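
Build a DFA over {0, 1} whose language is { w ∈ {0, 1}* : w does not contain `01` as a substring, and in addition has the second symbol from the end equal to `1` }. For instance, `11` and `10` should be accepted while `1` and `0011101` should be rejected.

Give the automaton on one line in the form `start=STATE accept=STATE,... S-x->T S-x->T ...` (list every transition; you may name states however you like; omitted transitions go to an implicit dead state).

Handle the two conditions separately and then intersect. The first has 3 states tracking partial matches of the forbidden pattern `01`; the second has 7 states tracking the last 2 symbols read. A product state is a pair (one from each), accepting exactly when both do. Equivalent product states are then merged.
        0   1  
>  S0   S1  S2 
   S1   S1  S1 
   S2   S3  S4 
 * S3   S1  S1 
 * S4   S3  S4 
(> = start, * = accepting)

start=S0 accept=S3,S4 S0-0->S1 S0-1->S2 S1-0->S1 S1-1->S1 S2-0->S3 S2-1->S4 S3-0->S1 S3-1->S1 S4-0->S3 S4-1->S4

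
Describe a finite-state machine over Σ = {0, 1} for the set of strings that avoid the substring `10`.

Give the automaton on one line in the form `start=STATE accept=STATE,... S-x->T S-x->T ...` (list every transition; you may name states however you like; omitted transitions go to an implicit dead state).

Track partial matches of the forbidden pattern `10`. State q2 is a dead state reached once `10` has occurred; every other state accepts. q0 means no part of `10` is currently matched.
        0   1  
>* q0   q0  q1 
 * q1   q2  q1 
   q2   q2  q2 
(> = start, * = accepting)

start=q0 accept=q0,q1 q0-0->q0 q0-1->q1 q1-0->q2 q1-1->q1 q2-0->q2 q2-1->q2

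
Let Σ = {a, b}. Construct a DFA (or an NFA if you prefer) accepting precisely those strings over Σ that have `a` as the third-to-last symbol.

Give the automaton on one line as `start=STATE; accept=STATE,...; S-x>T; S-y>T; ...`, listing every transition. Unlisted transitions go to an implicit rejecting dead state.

start=q0; accept=q7,q8,q9,q10; q0-a>q1; q0-b>q2; q1-a>q3; q1-b>q4; q2-a>q5; q2-b>q6; q3-a>q7; q3-b>q8; q4-a>q9; q4-b>q10; q5-a>q11; q5-b>q12; q6-a>q13; q6-b>q14; q7-a>q7; q7-b>q8; q8-a>q9; q8-b>q10; q9-a>q11; q9-b>q12; q10-a>q13; q10-b>q14; q11-a>q7; q11-b>q8; q12-a>q9; q12-b>q10; q13-a>q11; q13-b>q12; q14-a>q13; q14-b>q14

A DFA must remember the last 3 symbols (since which symbol is third-to-last isn't known until the input ends). Use one state per possible window of the last ≤3 symbols; accept from those whose window starts with `a`.
A 15-state machine:
          a    b  
>  q0     q1   q2 
   q1     q3   q4 
   q2     q5   q6 
   q3     q7   q8 
   q4     q9  q10 
   q5    q11  q12 
   q6    q13  q14 
 * q7     q7   q8 
 * q8     q9  q10 
 * q9    q11  q12 
 * q10   q13  q14 
   q11    q7   q8 
   q12    q9  q10 
   q13   q11  q12 
   q14   q13  q14 
(> = start, * = accepting)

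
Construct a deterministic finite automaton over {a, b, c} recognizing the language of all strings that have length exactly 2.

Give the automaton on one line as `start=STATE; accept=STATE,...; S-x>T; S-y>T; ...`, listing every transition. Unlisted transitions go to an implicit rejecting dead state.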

○ ○ ○ ○ ○ ○ ○

▶ [Work request]:
An exact copy of the material above is needed.

▶ [Response area]:
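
Build a DFA over {0, 1} whose language is { w ∈ {0, 1}* : w does not contain `01` as a substring, and in addition has the second symbol from the end equal to `1` }. For instance, `11` and `10` should be accepted while `1` and `0011101` should be rejected.

Give the automaton on one line in the form `start=STATE accept=STATE,... S-x->T S-x->T ...` (list every transition; you may name states however you like; omitted transitions go to an implicit dead state).

Handle the two conditions separately and then intersect. The first has 3 states tracking partial matches of the forbidden pattern `01`; the second has 7 states tracking the last 2 symbols read. A product state is a pair (one from each), accepting exactly when both do. Equivalent product states are then merged.
        0   1  
>  S0   S1  S2 
   S1   S1  S1 
   S2   S3  S4 
 * S3   S1  S1 
 * S4   S3  S4 
(> = start, * = accepting)

start=S0 accept=S3,S4 S0-0->S1 S0-1->S2 S1-0->S1 S1-1->S1 S2-0->S3 S2-1->S4 S3-0->S1 S3-1->S1 S4-0->S3 S4-1->S4

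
Describe a finite-state machine over Σ = {0, 1} for the set of strings that avoid the substring `10`.

Give the automaton on one line in the form `start=STATE accept=STATE,... S-x->T S-x->T ...` (list every transition; you may name states however you like; omitted transitions go to an implicit dead state).

Track partial matches of the forbidden pattern `10`. State q2 is a dead state reached once `10` has occurred; every other state accepts. q0 means no part of `10` is currently matched.
        0   1  
>* q0   q0  q1 
 * q1   q2  q1 
   q2   q2  q2 
(> = start, * = accepting)

start=q0 accept=q0,q1 q0-0->q0 q0-1->q1 q1-0->q2 q1-1->q1 q2-0->q2 q2-1->q2

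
Let Σ = {a, b}. Construct a DFA (or an NFA if you prefer) accepting precisely those strings over Σ that have `a` as the third-to-last symbol.

Give the automaton on one line as `start=STATE; accept=STATE,...; S-x>T; S-y>T; ...`, listing every transition. Unlisted transitions go to an implicit rejecting dead state.

start=q0; accept=q7,q8,q9,q10; q0-a>q1; q0-b>q2; q1-a>q3; q1-b>q4; q2-a>q5; q2-b>q6; q3-a>q7; q3-b>q8; q4-a>q9; q4-b>q10; q5-a>q11; q5-b>q12; q6-a>q13; q6-b>q14; q7-a>q7; q7-b>q8; q8-a>q9; q8-b>q10; q9-a>q11; q9-b>q12; q10-a>q13; q10-b>q14; q11-a>q7; q11-b>q8; q12-a>q9; q12-b>q10; q13-a>q11; q13-b>q12; q14-a>q13; q14-b>q14

A DFA must remember the last 3 symbols (since which symbol is third-to-last isn't known until the input ends). Use one state per possible window of the last ≤3 symbols; accept from those whose window starts with `a`.
A 15-state machine:
          a    b  
>  q0     q1   q2 
   q1     q3   q4 
   q2     q5   q6 
   q3     q7   q8 
   q4     q9  q10 
   q5    q11  q12 
   q6    q13  q14 
 * q7     q7   q8 
 * q8     q9  q10 
 * q9    q11  q12 
 * q10   q13  q14 
   q11    q7   q8 
   q12    q9  q10 
   q13   q11  q12 
   q14   q13  q14 
(> = start, * = accepting)

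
Construct a deterministic finite automaton over {a, b, c} recognizing the language of all strings that have length exactly 2.

Give the automaton on one line as `start=STATE; accept=STATE,...; S-x>T; S-y>T; ...`, listing every transition. Unlisted transitions go to an implicit rejecting dead state.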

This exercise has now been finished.